## [The data]

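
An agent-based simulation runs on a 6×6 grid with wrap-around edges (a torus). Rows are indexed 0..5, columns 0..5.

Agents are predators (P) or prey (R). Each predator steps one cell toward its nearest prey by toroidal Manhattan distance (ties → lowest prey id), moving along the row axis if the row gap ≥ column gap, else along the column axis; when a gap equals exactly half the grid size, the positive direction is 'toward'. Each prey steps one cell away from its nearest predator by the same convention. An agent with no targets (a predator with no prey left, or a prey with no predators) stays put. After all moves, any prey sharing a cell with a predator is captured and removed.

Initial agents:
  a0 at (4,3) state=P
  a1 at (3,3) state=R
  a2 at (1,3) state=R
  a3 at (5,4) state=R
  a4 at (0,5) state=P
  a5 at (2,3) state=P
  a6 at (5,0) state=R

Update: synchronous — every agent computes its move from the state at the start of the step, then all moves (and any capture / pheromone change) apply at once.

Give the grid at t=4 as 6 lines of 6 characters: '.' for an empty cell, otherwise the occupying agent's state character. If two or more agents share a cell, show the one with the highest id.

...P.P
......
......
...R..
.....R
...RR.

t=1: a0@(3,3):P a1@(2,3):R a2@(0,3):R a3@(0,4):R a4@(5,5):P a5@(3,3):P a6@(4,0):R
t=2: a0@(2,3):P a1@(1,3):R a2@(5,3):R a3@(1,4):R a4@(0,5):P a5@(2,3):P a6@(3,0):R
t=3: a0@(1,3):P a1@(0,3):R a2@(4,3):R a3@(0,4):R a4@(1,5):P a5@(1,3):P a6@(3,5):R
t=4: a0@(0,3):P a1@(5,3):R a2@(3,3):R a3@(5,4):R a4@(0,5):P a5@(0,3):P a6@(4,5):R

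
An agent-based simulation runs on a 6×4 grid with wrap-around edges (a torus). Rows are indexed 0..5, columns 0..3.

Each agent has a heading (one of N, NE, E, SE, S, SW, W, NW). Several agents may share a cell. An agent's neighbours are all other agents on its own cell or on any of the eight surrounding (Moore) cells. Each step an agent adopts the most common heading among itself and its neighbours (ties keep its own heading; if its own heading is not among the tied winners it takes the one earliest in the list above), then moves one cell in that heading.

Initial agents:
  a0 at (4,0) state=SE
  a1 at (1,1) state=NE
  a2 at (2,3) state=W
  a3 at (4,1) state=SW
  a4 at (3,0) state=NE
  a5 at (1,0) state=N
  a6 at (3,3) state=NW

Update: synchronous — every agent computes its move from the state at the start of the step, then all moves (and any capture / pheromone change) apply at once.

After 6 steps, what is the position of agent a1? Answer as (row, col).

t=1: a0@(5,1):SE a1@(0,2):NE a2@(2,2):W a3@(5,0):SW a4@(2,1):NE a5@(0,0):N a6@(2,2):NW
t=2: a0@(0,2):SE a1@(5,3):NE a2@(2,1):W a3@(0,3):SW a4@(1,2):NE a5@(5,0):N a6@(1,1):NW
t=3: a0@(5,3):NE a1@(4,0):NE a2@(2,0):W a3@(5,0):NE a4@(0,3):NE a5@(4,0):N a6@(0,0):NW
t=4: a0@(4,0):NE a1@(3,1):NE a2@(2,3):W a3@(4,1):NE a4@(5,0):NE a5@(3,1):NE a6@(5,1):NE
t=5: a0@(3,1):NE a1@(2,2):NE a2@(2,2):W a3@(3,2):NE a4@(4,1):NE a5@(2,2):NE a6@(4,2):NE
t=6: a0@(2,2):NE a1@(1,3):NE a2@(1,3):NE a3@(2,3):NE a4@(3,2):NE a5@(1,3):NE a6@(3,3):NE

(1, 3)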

--

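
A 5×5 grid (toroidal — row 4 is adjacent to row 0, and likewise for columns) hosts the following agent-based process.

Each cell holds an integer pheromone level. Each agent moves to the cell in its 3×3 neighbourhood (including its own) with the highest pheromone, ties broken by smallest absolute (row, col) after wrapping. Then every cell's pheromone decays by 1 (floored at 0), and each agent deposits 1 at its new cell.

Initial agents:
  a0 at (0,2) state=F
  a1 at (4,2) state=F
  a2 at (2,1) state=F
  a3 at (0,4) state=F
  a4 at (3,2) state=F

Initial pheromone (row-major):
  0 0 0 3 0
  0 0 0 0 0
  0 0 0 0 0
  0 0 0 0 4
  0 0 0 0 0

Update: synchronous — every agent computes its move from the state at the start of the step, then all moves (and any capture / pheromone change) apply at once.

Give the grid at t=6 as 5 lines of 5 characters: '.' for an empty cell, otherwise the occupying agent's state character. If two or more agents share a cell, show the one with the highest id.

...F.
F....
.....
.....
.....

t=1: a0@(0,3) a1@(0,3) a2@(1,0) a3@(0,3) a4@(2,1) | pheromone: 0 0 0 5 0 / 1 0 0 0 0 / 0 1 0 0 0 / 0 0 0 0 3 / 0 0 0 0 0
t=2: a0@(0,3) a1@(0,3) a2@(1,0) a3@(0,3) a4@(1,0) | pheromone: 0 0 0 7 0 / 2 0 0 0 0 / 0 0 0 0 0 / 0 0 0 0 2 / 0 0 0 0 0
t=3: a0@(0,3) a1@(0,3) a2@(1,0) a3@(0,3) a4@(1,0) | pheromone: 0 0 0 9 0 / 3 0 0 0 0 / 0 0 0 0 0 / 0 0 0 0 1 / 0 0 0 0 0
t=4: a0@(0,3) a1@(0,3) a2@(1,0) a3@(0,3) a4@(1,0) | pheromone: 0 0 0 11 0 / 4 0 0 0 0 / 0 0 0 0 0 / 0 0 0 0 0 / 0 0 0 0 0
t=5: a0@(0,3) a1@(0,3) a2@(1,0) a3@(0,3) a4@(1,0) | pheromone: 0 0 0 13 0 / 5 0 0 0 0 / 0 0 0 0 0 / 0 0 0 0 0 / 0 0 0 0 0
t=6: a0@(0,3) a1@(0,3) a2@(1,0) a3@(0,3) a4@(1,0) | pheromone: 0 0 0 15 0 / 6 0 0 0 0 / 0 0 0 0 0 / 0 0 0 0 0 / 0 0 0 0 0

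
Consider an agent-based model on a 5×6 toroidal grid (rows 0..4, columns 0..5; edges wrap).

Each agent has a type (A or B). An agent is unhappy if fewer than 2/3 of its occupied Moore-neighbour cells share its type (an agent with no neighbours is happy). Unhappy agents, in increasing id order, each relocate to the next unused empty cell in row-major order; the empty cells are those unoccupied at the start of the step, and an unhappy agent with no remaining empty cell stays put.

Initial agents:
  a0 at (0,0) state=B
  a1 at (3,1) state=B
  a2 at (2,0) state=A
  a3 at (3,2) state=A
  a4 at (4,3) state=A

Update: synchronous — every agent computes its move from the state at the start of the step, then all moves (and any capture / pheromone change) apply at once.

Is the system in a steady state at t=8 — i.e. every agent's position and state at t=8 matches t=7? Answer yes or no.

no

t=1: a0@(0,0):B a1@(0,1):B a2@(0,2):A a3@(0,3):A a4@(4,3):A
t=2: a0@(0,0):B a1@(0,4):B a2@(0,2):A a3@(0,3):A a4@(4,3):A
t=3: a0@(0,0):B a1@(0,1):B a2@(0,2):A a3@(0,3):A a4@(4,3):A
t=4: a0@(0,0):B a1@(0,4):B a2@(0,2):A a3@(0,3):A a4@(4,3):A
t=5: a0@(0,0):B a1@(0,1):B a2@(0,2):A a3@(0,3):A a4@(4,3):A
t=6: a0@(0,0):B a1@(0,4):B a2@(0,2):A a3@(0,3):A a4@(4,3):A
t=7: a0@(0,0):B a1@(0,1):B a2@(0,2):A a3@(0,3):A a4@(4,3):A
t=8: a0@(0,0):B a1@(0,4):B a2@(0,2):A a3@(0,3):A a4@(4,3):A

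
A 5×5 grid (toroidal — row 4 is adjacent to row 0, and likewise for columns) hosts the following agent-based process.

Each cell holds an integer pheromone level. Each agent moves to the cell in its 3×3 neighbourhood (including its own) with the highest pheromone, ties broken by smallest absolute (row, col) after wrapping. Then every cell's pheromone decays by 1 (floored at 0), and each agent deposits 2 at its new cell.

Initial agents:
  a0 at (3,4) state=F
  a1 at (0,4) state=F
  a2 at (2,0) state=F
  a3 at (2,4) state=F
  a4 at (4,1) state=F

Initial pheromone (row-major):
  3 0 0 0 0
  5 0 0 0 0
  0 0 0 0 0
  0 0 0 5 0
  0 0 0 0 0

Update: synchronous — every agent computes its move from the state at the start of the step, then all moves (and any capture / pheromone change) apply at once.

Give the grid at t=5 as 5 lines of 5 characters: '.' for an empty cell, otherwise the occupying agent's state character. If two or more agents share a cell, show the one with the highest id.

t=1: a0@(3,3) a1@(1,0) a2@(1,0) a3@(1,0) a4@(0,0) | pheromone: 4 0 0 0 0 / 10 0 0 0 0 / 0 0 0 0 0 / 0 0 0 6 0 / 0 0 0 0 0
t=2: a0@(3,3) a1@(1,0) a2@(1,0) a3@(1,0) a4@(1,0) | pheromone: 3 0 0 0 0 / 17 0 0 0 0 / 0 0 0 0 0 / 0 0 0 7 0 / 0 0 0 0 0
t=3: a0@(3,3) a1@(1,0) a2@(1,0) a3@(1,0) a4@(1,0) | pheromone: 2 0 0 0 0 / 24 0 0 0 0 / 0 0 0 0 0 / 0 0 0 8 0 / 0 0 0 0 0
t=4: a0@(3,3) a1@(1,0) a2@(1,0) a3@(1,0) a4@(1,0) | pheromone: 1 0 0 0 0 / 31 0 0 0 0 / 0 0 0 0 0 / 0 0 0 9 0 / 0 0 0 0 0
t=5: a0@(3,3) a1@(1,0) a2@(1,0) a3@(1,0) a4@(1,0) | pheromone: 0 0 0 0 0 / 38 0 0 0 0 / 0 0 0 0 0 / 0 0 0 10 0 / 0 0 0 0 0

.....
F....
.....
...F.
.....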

## [Task prompt]
Across the whole listing above, find every line with the string "simulation" and copy it.

## [Answer for this exercise]
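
An agent-based simulation runs on a 6×6 grid with wrap-around edges (a torus). Rows are indexed 0..5, columns 0..5.
An agent-based simulation runs on a 6×4 grid with wrap-around edges (a torus). Rows are indexed 0..5, columns 0..3.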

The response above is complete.